| Records from a dataset |

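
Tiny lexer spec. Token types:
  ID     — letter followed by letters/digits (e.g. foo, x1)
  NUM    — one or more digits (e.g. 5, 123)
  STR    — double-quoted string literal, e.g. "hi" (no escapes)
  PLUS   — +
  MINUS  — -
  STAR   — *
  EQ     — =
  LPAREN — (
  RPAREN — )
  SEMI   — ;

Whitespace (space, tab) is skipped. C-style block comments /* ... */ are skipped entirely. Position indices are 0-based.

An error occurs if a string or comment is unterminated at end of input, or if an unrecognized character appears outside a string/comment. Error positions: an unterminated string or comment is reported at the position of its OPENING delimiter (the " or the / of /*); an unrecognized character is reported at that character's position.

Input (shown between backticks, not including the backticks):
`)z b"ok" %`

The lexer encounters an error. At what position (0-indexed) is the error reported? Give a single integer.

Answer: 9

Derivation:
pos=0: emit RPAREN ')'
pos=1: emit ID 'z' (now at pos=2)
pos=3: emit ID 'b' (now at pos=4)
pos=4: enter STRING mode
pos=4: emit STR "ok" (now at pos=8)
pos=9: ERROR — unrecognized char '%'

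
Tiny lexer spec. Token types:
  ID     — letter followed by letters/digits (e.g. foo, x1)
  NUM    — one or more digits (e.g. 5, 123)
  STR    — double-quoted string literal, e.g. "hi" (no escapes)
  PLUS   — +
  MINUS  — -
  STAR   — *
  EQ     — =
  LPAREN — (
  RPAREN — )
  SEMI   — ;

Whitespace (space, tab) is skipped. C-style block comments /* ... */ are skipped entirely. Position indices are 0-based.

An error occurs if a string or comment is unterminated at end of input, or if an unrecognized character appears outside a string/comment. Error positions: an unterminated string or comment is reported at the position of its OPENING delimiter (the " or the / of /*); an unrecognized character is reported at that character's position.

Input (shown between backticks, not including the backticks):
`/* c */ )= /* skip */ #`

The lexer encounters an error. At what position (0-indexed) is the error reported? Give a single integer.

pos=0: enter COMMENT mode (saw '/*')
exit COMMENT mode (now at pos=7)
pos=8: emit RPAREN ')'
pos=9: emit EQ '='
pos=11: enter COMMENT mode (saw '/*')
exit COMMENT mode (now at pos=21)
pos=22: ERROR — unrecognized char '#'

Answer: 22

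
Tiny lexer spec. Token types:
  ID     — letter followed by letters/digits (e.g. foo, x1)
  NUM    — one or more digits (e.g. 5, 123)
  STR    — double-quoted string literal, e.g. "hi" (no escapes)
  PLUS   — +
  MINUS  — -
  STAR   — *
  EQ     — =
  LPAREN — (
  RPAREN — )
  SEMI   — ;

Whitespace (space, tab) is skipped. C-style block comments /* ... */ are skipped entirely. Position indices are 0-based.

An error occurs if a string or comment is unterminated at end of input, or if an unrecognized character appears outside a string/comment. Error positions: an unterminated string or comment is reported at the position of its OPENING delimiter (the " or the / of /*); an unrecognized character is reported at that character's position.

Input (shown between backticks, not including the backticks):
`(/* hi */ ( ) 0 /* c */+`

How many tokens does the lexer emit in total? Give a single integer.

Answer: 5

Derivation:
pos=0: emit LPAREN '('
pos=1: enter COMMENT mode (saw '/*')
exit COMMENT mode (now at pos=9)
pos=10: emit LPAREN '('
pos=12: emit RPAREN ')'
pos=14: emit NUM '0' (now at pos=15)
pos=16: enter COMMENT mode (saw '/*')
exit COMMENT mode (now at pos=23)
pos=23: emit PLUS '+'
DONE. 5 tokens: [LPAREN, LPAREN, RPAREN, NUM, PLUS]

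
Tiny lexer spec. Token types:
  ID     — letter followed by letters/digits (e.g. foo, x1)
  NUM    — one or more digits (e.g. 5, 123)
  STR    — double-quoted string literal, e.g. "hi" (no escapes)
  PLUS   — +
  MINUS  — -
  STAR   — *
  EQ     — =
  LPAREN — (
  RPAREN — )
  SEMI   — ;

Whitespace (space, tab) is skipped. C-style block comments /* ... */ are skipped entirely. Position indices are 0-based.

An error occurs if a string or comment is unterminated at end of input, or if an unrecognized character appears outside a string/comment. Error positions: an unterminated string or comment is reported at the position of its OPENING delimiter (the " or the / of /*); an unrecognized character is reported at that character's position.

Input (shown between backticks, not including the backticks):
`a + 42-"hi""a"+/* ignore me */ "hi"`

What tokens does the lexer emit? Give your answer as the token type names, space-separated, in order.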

...

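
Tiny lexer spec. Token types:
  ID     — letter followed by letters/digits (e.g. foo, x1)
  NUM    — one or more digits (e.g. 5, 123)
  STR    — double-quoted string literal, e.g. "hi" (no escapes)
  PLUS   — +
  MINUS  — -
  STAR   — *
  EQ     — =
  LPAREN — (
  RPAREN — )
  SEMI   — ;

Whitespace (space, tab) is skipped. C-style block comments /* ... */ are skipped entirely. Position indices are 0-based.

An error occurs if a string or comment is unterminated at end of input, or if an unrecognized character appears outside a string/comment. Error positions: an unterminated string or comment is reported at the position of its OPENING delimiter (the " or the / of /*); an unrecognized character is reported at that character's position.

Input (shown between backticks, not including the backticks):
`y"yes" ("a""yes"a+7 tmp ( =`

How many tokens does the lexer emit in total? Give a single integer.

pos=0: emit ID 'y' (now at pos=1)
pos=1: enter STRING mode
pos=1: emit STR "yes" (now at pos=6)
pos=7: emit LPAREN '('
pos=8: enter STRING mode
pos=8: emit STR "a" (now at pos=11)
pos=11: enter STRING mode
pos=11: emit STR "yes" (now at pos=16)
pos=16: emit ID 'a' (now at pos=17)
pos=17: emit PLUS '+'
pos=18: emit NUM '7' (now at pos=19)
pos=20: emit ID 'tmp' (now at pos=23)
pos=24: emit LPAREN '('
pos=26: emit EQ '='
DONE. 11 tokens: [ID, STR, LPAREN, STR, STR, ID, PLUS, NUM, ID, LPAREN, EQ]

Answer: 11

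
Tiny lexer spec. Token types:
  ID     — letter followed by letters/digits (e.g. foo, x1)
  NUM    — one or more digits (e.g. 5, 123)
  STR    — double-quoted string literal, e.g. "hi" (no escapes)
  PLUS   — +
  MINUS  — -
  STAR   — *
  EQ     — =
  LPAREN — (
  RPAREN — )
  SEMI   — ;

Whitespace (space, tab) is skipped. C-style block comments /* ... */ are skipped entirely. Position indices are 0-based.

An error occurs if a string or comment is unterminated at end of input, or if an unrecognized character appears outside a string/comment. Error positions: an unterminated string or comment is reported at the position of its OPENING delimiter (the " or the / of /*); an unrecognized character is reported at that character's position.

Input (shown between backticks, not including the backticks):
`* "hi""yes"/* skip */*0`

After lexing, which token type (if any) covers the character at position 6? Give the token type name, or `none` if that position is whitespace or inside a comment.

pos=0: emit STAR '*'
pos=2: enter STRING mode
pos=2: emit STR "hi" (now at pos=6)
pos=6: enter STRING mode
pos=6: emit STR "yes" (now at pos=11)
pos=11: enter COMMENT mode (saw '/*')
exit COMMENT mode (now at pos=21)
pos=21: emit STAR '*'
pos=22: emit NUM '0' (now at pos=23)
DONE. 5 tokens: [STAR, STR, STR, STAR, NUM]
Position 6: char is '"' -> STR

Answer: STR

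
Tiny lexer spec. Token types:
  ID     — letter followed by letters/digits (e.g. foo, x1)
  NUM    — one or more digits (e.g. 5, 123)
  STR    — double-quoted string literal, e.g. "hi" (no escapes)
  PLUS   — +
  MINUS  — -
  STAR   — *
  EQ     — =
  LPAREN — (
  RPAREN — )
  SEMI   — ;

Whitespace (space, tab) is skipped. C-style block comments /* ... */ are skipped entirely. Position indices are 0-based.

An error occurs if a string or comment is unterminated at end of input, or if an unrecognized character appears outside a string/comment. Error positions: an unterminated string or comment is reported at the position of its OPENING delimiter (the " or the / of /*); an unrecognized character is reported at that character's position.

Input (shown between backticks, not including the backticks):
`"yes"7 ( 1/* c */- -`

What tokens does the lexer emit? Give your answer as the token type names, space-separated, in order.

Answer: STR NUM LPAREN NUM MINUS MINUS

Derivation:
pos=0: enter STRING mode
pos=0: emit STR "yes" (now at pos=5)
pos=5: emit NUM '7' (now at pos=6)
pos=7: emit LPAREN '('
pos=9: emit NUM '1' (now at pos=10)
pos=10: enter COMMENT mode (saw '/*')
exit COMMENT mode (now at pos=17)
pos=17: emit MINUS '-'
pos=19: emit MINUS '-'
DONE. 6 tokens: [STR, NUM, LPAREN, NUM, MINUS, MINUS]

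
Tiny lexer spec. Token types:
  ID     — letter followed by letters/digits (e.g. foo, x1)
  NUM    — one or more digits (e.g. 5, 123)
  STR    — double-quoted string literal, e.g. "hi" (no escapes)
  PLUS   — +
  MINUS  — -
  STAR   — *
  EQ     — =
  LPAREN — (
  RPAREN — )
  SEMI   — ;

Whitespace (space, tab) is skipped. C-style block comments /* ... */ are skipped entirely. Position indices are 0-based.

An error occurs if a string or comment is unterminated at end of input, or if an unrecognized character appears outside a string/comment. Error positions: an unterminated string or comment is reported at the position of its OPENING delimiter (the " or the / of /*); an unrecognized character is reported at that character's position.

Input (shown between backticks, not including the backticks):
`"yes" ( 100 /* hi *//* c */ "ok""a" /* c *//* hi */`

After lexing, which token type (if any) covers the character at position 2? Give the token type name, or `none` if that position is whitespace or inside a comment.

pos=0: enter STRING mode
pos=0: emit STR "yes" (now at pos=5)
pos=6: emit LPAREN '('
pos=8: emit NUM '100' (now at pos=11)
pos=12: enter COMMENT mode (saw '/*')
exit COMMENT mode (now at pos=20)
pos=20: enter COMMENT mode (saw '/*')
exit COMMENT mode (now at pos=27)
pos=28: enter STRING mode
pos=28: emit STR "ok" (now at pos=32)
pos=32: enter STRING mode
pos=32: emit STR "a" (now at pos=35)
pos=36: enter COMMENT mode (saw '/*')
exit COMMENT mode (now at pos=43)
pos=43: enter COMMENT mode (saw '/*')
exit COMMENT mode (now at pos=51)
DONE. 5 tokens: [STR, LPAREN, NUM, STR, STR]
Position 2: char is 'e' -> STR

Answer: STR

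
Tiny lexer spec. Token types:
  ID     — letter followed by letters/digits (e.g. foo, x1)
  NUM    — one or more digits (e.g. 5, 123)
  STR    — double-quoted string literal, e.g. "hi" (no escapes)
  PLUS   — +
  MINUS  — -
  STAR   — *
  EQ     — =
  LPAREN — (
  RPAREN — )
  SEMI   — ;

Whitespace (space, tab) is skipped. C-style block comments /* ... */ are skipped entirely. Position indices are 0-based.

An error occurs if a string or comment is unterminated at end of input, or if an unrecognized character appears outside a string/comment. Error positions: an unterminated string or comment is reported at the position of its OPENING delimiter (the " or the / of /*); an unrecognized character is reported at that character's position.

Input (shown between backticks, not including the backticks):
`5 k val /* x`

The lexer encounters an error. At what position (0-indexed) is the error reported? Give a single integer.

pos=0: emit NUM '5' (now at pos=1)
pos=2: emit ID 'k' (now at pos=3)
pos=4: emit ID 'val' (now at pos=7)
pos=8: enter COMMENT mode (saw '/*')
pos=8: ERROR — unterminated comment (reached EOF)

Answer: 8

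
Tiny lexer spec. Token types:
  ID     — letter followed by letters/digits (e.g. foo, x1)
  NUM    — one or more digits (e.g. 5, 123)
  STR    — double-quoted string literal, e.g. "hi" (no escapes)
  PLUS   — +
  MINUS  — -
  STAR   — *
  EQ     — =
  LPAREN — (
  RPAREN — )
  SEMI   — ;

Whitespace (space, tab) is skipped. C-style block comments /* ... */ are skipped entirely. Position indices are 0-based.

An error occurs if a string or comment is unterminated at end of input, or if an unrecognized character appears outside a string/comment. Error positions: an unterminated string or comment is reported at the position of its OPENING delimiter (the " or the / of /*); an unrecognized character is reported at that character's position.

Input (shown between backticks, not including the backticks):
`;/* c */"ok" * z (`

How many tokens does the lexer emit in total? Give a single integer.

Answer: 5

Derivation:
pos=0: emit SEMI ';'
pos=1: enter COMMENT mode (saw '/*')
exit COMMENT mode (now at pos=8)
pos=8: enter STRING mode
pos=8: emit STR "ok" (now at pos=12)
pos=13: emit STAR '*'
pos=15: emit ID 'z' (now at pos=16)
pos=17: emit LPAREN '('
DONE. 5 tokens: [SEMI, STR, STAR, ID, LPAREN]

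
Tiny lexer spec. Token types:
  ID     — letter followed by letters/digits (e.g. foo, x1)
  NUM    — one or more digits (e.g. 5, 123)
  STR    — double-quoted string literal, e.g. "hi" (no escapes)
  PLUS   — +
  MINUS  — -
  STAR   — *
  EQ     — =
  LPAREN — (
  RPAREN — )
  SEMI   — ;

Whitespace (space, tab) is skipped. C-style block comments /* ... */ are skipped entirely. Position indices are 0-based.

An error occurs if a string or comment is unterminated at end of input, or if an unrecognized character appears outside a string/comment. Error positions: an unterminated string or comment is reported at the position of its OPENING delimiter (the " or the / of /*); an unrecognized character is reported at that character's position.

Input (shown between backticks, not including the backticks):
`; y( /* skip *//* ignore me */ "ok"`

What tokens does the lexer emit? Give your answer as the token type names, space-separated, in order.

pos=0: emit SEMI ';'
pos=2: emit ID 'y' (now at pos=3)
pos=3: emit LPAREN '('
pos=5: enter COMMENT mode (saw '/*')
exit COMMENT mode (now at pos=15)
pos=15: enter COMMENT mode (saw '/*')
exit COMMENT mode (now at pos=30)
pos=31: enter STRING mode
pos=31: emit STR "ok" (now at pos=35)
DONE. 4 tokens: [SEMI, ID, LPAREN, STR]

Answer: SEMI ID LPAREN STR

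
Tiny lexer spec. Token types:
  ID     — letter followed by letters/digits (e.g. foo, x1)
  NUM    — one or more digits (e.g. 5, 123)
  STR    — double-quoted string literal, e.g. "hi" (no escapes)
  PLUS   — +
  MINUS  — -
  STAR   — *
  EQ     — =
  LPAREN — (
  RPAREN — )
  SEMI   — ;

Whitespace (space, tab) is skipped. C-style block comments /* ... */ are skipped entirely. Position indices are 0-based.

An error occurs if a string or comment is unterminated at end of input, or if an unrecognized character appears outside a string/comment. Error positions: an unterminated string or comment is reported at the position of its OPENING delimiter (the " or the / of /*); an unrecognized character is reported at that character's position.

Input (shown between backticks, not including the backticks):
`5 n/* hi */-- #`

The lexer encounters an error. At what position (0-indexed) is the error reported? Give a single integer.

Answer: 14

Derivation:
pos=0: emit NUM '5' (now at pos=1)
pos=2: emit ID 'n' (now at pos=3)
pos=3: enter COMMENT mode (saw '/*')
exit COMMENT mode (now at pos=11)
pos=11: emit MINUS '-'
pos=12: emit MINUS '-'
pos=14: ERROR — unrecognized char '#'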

| TASK BRIEF |
Of the records above, copy each line that includes "ignore".

| EXERCISE RESPONSE |
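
`a + 42-"hi""a"+/* ignore me */ "hi"`
`; y( /* skip *//* ignore me */ "ok"`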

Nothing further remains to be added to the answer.